● **REQUIREMENT**
Within the entries that follow, show each line where the word "built" occurs.

===== MATERIALS PROVIDED =====

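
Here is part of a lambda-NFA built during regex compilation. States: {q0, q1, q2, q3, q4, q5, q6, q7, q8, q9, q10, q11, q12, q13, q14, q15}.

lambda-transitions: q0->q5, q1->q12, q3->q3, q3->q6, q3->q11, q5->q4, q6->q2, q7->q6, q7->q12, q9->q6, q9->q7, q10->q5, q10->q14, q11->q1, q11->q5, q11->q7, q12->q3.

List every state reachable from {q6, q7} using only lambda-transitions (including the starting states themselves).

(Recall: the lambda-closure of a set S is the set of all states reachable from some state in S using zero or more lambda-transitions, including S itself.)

Start with {q6, q7}.
From q6 via lambda: add q2.
From q7 via lambda: add q12.
From q12 via lambda: add q3.
From q3 via lambda: add q11.
From q11 via lambda: add q1, q5.
From q5 via lambda: add q4.
No new states can be added; the closed set is {q1, q2, q3, q4, q5, q6, q7, q11, q12}.

{q1, q2, q3, q4, q5, q6, q7, q11, q12}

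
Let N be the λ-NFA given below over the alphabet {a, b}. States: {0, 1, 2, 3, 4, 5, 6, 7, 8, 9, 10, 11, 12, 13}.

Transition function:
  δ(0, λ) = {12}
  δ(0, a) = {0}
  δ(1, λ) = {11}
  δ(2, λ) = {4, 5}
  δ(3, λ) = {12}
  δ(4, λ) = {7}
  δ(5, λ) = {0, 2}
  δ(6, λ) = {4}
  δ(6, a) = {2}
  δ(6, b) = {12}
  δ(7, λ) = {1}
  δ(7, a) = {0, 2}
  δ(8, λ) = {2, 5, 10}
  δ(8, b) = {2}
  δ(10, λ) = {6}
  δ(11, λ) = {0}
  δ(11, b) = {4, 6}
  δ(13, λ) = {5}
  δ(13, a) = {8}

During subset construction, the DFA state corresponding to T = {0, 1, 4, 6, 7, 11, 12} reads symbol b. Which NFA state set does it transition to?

6 on b → {12}.
11 on b → {4, 6}.
No b-transition from 0, 1, 4, 7, 12.
Union after reading b: {4, 6, 12}.
Now take the λ-closure:
From 4 via λ: add 7.
From 7 via λ: add 1.
From 1 via λ: add 11.
From 11 via λ: add 0.
No new states can be added; the closed set is {0, 1, 4, 6, 7, 11, 12}.

{0, 1, 4, 6, 7, 11, 12}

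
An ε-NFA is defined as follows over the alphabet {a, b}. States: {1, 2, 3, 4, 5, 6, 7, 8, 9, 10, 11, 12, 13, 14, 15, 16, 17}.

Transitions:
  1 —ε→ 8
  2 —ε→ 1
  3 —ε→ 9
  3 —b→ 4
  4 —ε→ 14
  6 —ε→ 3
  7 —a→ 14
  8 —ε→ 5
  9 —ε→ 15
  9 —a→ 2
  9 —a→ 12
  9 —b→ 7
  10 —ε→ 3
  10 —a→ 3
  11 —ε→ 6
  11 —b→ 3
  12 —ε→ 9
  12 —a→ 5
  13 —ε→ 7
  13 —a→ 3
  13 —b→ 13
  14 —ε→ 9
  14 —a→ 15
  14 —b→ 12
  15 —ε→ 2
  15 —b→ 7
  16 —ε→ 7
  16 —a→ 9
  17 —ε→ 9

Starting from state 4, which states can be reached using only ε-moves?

Start with {4}.
From 4 via ε: add 14.
From 14 via ε: add 9.
From 9 via ε: add 15.
From 15 via ε: add 2.
From 2 via ε: add 1.
From 1 via ε: add 8.
From 8 via ε: add 5.
No new states can be added; the closed set is {1, 2, 4, 5, 8, 9, 14, 15}.

{1, 2, 4, 5, 8, 9, 14, 15}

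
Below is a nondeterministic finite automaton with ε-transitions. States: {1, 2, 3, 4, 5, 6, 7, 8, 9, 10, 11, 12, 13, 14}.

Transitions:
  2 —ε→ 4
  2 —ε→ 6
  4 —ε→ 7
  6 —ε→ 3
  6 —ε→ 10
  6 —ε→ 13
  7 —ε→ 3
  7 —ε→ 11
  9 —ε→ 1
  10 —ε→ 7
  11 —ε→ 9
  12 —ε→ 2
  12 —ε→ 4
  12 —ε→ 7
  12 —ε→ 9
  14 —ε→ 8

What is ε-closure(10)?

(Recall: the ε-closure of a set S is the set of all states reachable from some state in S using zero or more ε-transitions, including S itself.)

{1, 3, 7, 9, 10, 11}

Start with {10}.
From 10 via ε: add 7.
From 7 via ε: add 3, 11.
From 11 via ε: add 9.
From 9 via ε: add 1.
No new states can be added; the closed set is {1, 3, 7, 9, 10, 11}.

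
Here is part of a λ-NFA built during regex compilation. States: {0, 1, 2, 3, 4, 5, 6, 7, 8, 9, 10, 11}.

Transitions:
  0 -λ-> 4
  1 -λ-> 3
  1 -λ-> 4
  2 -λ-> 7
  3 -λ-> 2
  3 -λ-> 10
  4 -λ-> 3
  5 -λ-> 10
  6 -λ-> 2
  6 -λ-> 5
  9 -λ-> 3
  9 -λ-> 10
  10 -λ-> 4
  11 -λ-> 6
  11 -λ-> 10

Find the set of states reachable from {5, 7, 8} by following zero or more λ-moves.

Start with {5, 7, 8}.
From 5 via λ: add 10.
From 10 via λ: add 4.
From 4 via λ: add 3.
From 3 via λ: add 2.
No new states can be added; the closed set is {2, 3, 4, 5, 7, 8, 10}.

{2, 3, 4, 5, 7, 8, 10}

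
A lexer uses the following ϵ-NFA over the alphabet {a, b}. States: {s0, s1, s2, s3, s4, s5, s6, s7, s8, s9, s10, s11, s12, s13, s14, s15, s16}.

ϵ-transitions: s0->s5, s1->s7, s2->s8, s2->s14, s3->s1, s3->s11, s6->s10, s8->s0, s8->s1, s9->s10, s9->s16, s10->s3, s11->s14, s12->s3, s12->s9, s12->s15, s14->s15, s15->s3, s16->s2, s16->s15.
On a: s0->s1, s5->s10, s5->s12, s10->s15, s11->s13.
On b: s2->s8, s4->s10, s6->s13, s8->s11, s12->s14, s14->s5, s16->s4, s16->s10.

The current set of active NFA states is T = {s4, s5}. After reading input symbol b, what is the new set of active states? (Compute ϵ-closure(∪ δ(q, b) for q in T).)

{s1, s3, s7, s10, s11, s14, s15}

s4 on b → {s10}.
No b-transition from s5.
Union after reading b: {s10}.
Now take the ϵ-closure:
From s10 via ϵ: add s3.
From s3 via ϵ: add s1, s11.
From s1 via ϵ: add s7.
From s11 via ϵ: add s14.
From s14 via ϵ: add s15.
No new states can be added; the closed set is {s1, s3, s7, s10, s11, s14, s15}.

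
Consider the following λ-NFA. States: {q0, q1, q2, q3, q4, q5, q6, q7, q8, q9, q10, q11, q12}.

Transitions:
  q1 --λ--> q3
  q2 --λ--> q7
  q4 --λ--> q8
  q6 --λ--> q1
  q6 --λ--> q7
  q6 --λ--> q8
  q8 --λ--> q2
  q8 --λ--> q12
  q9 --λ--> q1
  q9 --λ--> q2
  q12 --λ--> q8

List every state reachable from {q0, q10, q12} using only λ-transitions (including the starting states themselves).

{q0, q2, q7, q8, q10, q12}

Start with {q0, q10, q12}.
From q12 via λ: add q8.
From q8 via λ: add q2.
From q2 via λ: add q7.
No new states can be added; the closed set is {q0, q2, q7, q8, q10, q12}.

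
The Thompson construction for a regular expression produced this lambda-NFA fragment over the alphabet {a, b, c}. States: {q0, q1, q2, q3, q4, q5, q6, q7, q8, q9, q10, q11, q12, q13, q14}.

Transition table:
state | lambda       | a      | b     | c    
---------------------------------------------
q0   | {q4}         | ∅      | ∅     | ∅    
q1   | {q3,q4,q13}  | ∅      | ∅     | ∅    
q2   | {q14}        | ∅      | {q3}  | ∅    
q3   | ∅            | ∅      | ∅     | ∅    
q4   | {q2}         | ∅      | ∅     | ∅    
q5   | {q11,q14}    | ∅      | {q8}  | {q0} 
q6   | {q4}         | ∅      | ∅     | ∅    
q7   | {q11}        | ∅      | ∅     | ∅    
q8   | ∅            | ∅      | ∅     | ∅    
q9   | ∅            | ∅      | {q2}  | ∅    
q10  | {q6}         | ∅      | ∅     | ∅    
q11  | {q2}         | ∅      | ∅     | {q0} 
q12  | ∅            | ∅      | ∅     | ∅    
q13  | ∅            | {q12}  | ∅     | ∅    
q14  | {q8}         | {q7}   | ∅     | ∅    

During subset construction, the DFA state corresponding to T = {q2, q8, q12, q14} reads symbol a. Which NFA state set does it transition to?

{q2, q7, q8, q11, q14}

q14 on a → {q7}.
No a-transition from q2, q8, q12.
Union after reading a: {q7}.
Now take the lambda-closure:
From q7 via lambda: add q11.
From q11 via lambda: add q2.
From q2 via lambda: add q14.
From q14 via lambda: add q8.
No new states can be added; the closed set is {q2, q7, q8, q11, q14}.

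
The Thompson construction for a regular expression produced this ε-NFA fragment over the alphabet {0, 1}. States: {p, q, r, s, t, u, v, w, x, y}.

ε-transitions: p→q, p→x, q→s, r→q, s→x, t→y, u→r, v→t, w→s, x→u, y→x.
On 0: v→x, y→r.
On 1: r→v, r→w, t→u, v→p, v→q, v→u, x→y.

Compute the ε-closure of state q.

Start with {q}.
From q via ε: add s.
From s via ε: add x.
From x via ε: add u.
From u via ε: add r.
No new states can be added; the closed set is {q, r, s, u, x}.

{q, r, s, u, x}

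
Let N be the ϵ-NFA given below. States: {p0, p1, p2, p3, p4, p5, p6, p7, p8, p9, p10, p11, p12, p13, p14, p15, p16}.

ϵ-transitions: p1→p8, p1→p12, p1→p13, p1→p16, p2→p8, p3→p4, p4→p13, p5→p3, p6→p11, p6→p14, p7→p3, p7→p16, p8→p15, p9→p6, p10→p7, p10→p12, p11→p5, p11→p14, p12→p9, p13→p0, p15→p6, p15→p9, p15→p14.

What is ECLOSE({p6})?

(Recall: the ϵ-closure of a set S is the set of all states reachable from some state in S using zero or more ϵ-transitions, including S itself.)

Start with {p6}.
From p6 via ϵ: add p11, p14.
From p11 via ϵ: add p5.
From p5 via ϵ: add p3.
From p3 via ϵ: add p4.
From p4 via ϵ: add p13.
From p13 via ϵ: add p0.
No new states can be added; the closed set is {p0, p3, p4, p5, p6, p11, p13, p14}.

{p0, p3, p4, p5, p6, p11, p13, p14}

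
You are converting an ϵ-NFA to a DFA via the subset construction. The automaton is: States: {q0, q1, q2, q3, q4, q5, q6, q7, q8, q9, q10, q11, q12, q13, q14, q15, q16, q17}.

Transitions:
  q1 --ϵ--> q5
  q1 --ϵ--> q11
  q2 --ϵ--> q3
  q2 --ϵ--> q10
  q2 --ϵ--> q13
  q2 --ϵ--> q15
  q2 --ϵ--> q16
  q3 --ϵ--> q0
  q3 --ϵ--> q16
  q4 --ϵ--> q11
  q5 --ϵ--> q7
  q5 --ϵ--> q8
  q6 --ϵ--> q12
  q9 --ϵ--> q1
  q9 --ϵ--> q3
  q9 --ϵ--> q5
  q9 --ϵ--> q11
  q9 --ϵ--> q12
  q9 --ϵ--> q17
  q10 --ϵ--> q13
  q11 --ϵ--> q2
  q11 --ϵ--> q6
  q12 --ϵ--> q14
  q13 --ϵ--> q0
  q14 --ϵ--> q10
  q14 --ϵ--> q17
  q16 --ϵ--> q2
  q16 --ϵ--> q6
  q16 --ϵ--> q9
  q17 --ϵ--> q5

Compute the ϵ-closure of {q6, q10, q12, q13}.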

=====

● **ANSWER SECTION**
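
Here is part of a lambda-NFA built during regex compilation. States: {q0, q1, q2, q3, q4, q5, q6, q7, q8, q9, q10, q11, q12, q13, q14, q15}.
Here is part of a λ-NFA built during regex compilation. States: {0, 1, 2, 3, 4, 5, 6, 7, 8, 9, 10, 11}.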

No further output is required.